• _Dataset entries_:
::::::::

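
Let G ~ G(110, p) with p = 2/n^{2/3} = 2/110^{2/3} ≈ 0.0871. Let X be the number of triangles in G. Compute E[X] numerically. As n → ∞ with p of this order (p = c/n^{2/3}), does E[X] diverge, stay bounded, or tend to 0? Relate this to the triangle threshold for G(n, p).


Number of potential triangles: C(110, 3) = 215820.
Each occurs with probability p³ ≈ (0.0871)³ ≈ 6.61157e-04.
By linearity: E[X] = C(110, 3)·p³ ≈ 215820 · 6.61157e-04 ≈ 142.691.
Since α = 2/3 < 1, p = c/n^{2/3} ≫ 1/n is above the triangle threshold p ~ 1/n. Asymptotically E[X] ~ (c³/6)·n^{3(1−α)} = (2³/6)·n^{1} → ∞; triangles are abundant w.h.p.

E[X] ≈ 142.691; in regime p = Θ(1/n^{2/3}) E[X] diverges (above the triangle threshold p ~ 1/n).


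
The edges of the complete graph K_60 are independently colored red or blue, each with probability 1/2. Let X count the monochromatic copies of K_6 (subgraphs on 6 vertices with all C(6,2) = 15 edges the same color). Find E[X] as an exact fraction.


Let X = Σ_S X_S over the C(60, 6) = 50063860 subsets S of size 6, where X_S = 1 if the K_6 on S is monochromatic.
For a fixed S, the K_6 on S has C(6, 2) = 15 edges. P[all 15 edges red] = (1/2)^15, and likewise for blue, so P[monochromatic] = 2·(1/2)^15 = 2^{1 − 15} = 1/16384.
By linearity: E[X] = C(60, 6) · 2^{1 − 15} = 50063860 · 1/16384 = 12515965/4096.
Numerically: E[X] ≈ 3055.6555.

E[X] = C(60,6)·2^(1−C(6,2)) = 12515965/4096 ≈ 3055.6555.


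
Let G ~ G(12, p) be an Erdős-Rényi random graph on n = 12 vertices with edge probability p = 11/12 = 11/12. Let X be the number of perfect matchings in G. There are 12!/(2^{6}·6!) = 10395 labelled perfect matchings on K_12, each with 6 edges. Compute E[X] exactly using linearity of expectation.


K_12 has 12!/(2^{6}·6!) = 10395 labelled perfect matchings.
For each such perfect matching H, let X_H = 1 if all 6 edges of H are present in G. Then P[X_H = 1] = p^{6} = (11/12)^{6} = 1771561/2985984.
By linearity: E[X] = Σ_H E[X_H] = 10395 · p^{6} = 10395 · 1771561/2985984 = 682050985/110592.
Numerically: E[X] ≈ 6.17e+03.

E[X] = 10395 · (11/12)^{6} = 682050985/110592 ≈ 6.17e+03.


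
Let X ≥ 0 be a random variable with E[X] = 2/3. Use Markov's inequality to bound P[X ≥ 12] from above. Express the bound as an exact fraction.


μ = E[X] = 2/3, a = 12.
Markov: P[X ≥ 12] ≤ μ/a = (2/3)/12 = 1/18.
Numerically: ≈ 0.0556.
(Since a = 12 > μ = 0.6667, the bound 1/18 is < 1 and informative.)

P[X ≥ 12] ≤ 1/18 ≈ 0.0556.


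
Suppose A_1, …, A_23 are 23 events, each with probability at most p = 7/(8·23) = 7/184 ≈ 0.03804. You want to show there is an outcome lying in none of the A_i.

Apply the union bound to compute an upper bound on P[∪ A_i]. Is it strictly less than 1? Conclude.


Union bound: P[∪_{i=1}^{23} A_i] ≤ Σ_i P[A_i] ≤ 23·p = 23·(7/184) = 7/8.
Numerically: 7/8 ≈ 0.87500.
Is 7/8 < 1? YES.
Since P[∪ A_i] ≤ 7/8 < 1, the complement has P[∩ A_i^c] ≥ 1 − 7/8 = 1/8 > 0, so some outcome avoids every A_i.

23·p = 7/8 ≈ 0.87500; existence CERTIFIED by the union bound.


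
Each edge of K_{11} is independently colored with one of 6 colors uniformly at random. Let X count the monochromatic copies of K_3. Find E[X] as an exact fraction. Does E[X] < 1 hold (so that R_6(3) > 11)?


E[X] = C(11, 3) · 6^{1 − 3} = 165 · 6^{−2} = 165/36.
As a reduced fraction: E[X] = 55/12 ≈ 4.5833333.
Is E[X] < 1? NO.
Since E[X] ≥ 1, the first-moment bound is inconclusive at n = 11; it does NOT by itself certify R_6(3) > 11.

E[X] = 55/12 ≈ 4.5833333; E[X] ≥ 1; first-moment method inconclusive here.


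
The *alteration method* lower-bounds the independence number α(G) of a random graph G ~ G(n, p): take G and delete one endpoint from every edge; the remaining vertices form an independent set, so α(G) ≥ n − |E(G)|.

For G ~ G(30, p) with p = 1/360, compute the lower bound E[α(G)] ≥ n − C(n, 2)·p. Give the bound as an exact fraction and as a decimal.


E[|E(G)|] = C(30, 2)·p = 435 · (1/360) = 29/24.
E[α(G)] ≥ n − E[|E(G)|] = 30 − 29/24 = 691/24.
Numerically: ≈ 28.792.
(This is only a lower bound; the true E[α(G)] may be larger.)

E[α(G)] ≥ 691/24 ≈ 28.792.


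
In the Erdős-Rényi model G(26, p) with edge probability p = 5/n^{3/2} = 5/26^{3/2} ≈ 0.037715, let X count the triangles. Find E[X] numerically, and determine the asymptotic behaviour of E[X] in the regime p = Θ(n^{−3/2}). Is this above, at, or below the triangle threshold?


Number of potential triangles: C(26, 3) = 2600.
Each occurs with probability p³ ≈ (0.037715)³ ≈ 5.3645086e-05.
By linearity: E[X] = C(26, 3)·p³ ≈ 2600 · 5.3645086e-05 ≈ 0.13948.
Since α = 3/2 > 1, p = c/n^{3/2} = o(1/n) is below the triangle threshold p ~ 1/n. Asymptotically E[X] ~ (c³/6)·n^{3(1−α)} = (5³/6)·n^{-1.5} → 0, so by Markov's inequality G has no triangles w.h.p.

E[X] ≈ 0.13948; in regime p = Θ(1/n^{3/2}) E[X] tends to 0 (below the triangle threshold p ~ 1/n).


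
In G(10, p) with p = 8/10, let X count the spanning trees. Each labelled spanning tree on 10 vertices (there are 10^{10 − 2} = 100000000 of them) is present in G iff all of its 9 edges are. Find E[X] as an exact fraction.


K_10 has 10^{10 − 2} = 100000000 labelled spanning trees.
For each such spanning tree H, let X_H = 1 if all 9 edges of H are present in G. Then P[X_H = 1] = p^{9} = (4/5)^{9} = 262144/1953125.
By linearity: E[X] = Σ_H E[X_H] = 100000000 · p^{9} = 100000000 · 262144/1953125 = 67108864/5.
Numerically: E[X] ≈ 1.3422e+07.

E[X] = 100000000 · (4/5)^{9} = 67108864/5 ≈ 1.3422e+07.


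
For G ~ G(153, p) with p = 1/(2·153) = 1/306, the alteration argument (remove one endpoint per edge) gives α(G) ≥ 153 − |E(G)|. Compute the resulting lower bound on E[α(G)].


E[|E(G)|] = C(153, 2)·p = 11628 · (1/306) = 38.
E[α(G)] ≥ n − E[|E(G)|] = 153 − 38 = 115.
Numerically: ≈ 115.00000.
(This is only a lower bound; the true E[α(G)] may be larger.)

E[α(G)] ≥ 115 ≈ 115.00000.


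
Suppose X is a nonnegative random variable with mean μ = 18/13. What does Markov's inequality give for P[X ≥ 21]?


μ = E[X] = 18/13, a = 21.
Markov: P[X ≥ 21] ≤ μ/a = (18/13)/21 = 6/91.
Numerically: ≈ 0.065934.
(Since a = 21 > μ = 1.384615, the bound 6/91 is < 1 and informative.)

P[X ≥ 21] ≤ 6/91 ≈ 0.065934.


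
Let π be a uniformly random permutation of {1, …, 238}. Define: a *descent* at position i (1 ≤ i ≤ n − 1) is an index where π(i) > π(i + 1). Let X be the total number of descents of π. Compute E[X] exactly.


Write X = Σ X_I over i = 1, …, 237, with X_I the indicator of one descent.
There are 237 indicators.
For each fixed i, the pair (π(i), π(i+1)) is a uniformly random ordered pair of distinct values from {1, …, 238}; by symmetry P[π(i) > π(i+1)] = 1/2.
By linearity: E[X] = 237 · (1/2) = (238 − 1) · (1/2) = 237/2 ≈ 118.5000.

E[X] = 237/2 = 118.5000.


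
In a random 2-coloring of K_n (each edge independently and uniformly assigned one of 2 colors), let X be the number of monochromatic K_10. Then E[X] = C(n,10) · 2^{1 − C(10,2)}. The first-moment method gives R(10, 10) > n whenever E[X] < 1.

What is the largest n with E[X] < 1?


We need C(n, 10) · 2^{1 − 45} < 1, i.e. C(n, 10) < 2^{45 − 1} = 17592186044416.
Check values of n near the boundary:
  n = 95: C(95, 10) = 10104934117421; 10104934117421 < 17592186044416? YES
  n = 96: C(96, 10) = 11279926456656; 11279926456656 < 17592186044416? YES
  n = 97: C(97, 10) = 12576469727536; 12576469727536 < 17592186044416? YES
  n = 98: C(98, 10) = 14005614014756; 14005614014756 < 17592186044416? YES
  n = 99: C(99, 10) = 15579278510796; 15579278510796 < 17592186044416? YES
  n = 100: C(100, 10) = 17310309456440; 17310309456440 < 17592186044416? YES
  n = 101: C(101, 10) = 19212541264840; 19212541264840 < 17592186044416? NO
  n = 102: C(102, 10) = 21300860967540; 21300860967540 < 17592186044416? NO
  n = 103: C(103, 10) = 23591276125340; 23591276125340 < 17592186044416? NO
The largest n with C(n, 10) < 17592186044416 is n = 100 (where E[X] = 2163788682055/2199023255552 ≈ 0.9840). Hence R(10, 10) > 100, i.e. R(10, 10) ≥ 101.

Largest n = 100; hence R(10, 10) > 100.


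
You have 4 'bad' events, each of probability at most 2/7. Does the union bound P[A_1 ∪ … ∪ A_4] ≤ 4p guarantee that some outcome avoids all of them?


Union bound: P[∪_{i=1}^{4} A_i] ≤ Σ_i P[A_i] ≤ 4·p = 4·(2/7) = 8/7.
Numerically: 8/7 ≈ 1.1429.
Is 8/7 < 1? NO.
Since the bound 8/7 is ≥ 1, the union bound is uninformative here; it does NOT by itself certify existence.

4·p = 8/7 ≈ 1.1429; existence NOT certified by the union bound.


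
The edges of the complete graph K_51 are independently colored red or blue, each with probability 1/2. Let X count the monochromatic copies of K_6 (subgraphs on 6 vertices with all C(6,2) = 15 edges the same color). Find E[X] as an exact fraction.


Let X = Σ_S X_S over the C(51, 6) = 18009460 subsets S of size 6, where X_S = 1 if the K_6 on S is monochromatic.
For a fixed S, the K_6 on S has C(6, 2) = 15 edges. P[all 15 edges red] = (1/2)^15, and likewise for blue, so P[monochromatic] = 2·(1/2)^15 = 2^{1 − 15} = 1/16384.
By linearity: E[X] = C(51, 6) · 2^{1 − 15} = 18009460 · 1/16384 = 4502365/4096.
Numerically: E[X] ≈ 1099.2102.

E[X] = C(51,6)·2^(1−C(6,2)) = 4502365/4096 ≈ 1099.2102.


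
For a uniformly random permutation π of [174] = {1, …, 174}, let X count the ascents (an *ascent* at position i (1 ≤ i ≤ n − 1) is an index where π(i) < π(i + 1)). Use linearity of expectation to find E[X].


Write X = Σ X_I over i = 1, …, 173, with X_I the indicator of one ascent.
There are 173 indicators.
For each fixed i, the pair (π(i), π(i+1)) is a uniformly random ordered pair of distinct values from {1, …, 174}; by symmetry P[π(i) < π(i+1)] = 1/2.
By linearity: E[X] = 173 · (1/2) = (174 − 1) · (1/2) = 173/2 ≈ 86.500.

E[X] = 173/2 = 86.500.


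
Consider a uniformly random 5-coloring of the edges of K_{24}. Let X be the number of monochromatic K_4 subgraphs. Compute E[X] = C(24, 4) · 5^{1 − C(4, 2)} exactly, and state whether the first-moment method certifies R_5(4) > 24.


E[X] = C(24, 4) · 5^{1 − 6} = 10626 · 5^{−5} = 10626/3125.
As a reduced fraction: E[X] = 10626/3125 ≈ 3.400320.
Is E[X] < 1? NO.
Since E[X] ≥ 1, the first-moment bound is inconclusive at n = 24; it does NOT by itself certify R_5(4) > 24.

E[X] = 10626/3125 ≈ 3.400320; E[X] ≥ 1; first-moment method inconclusive here.


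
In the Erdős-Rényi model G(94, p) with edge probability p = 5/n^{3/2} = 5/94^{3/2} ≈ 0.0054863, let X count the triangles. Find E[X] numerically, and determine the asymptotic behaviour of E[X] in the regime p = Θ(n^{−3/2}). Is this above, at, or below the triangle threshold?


Number of potential triangles: C(94, 3) = 134044.
Each occurs with probability p³ ≈ (0.0054863)³ ≈ 1.6513330e-07.
By linearity: E[X] = C(94, 3)·p³ ≈ 134044 · 1.6513330e-07 ≈ 0.02214.
Since α = 3/2 > 1, p = c/n^{3/2} = o(1/n) is below the triangle threshold p ~ 1/n. Asymptotically E[X] ~ (c³/6)·n^{3(1−α)} = (5³/6)·n^{-1.5} → 0, so by Markov's inequality G has no triangles w.h.p.

E[X] ≈ 0.02214; in regime p = Θ(1/n^{3/2}) E[X] tends to 0 (below the triangle threshold p ~ 1/n).


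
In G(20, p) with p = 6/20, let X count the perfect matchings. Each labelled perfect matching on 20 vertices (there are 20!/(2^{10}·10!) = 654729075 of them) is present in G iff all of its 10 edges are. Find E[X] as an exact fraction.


K_20 has 20!/(2^{10}·10!) = 654729075 labelled perfect matchings.
For each such perfect matching H, let X_H = 1 if all 10 edges of H are present in G. Then P[X_H = 1] = p^{10} = (3/10)^{10} = 59049/10000000000.
Summing the indicators: E[X] = Σ_H E[X_H] = 654729075 · p^{10} = 654729075 · 59049/10000000000 = 1546443885987/400000000.
Numerically: E[X] ≈ 3866.

E[X] = 654729075 · (3/10)^{10} = 1546443885987/400000000 ≈ 3866.


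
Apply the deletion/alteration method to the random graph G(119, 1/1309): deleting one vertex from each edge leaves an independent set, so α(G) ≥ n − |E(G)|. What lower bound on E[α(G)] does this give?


E[|E(G)|] = C(119, 2)·p = 7021 · (1/1309) = 59/11.
E[α(G)] ≥ n − E[|E(G)|] = 119 − 59/11 = 1250/11.
Numerically: ≈ 113.63636.
(This is only a lower bound; the true E[α(G)] may be larger.)

E[α(G)] ≥ 1250/11 ≈ 113.63636.


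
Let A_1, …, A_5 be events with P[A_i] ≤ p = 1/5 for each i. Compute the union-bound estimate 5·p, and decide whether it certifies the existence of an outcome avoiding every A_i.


Union bound: P[∪_{i=1}^{5} A_i] ≤ Σ_i P[A_i] ≤ 5·p = 5·(1/5) = 1.
Numerically: 1 ≈ 1.0000.
Is 1 < 1? NO.
Since the bound 1 is ≥ 1, the union bound is uninformative here; it does NOT by itself certify existence.

5·p = 1 ≈ 1.0000; existence NOT certified by the union bound.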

::::::::

• _Your task_: For this exercise, please output exactly the lines above starting at the line with "Each edge of" and ending at the line with "The *alteration method*", ends included.

• _Result of the exercise_:
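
Each edge of K_{11} is independently colored with one of 6 colors uniformly at random. Let X count the monochromatic copies of K_3. Find E[X] as an exact fraction. Does E[X] < 1 hold (so that R_6(3) > 11)?


E[X] = C(11, 3) · 6^{1 − 3} = 165 · 6^{−2} = 165/36.
As a reduced fraction: E[X] = 55/12 ≈ 4.5833333.
Is E[X] < 1? NO.
Since E[X] ≥ 1, the first-moment bound is inconclusive at n = 11; it does NOT by itself certify R_6(3) > 11.

E[X] = 55/12 ≈ 4.5833333; E[X] ≥ 1; first-moment method inconclusive here.


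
The *alteration method* lower-bounds the independence number α(G) of a random graph G ~ G(n, p): take G and delete one endpoint from every edge; the remaining vertices form an independent set, so α(G) ≥ n − |E(G)|.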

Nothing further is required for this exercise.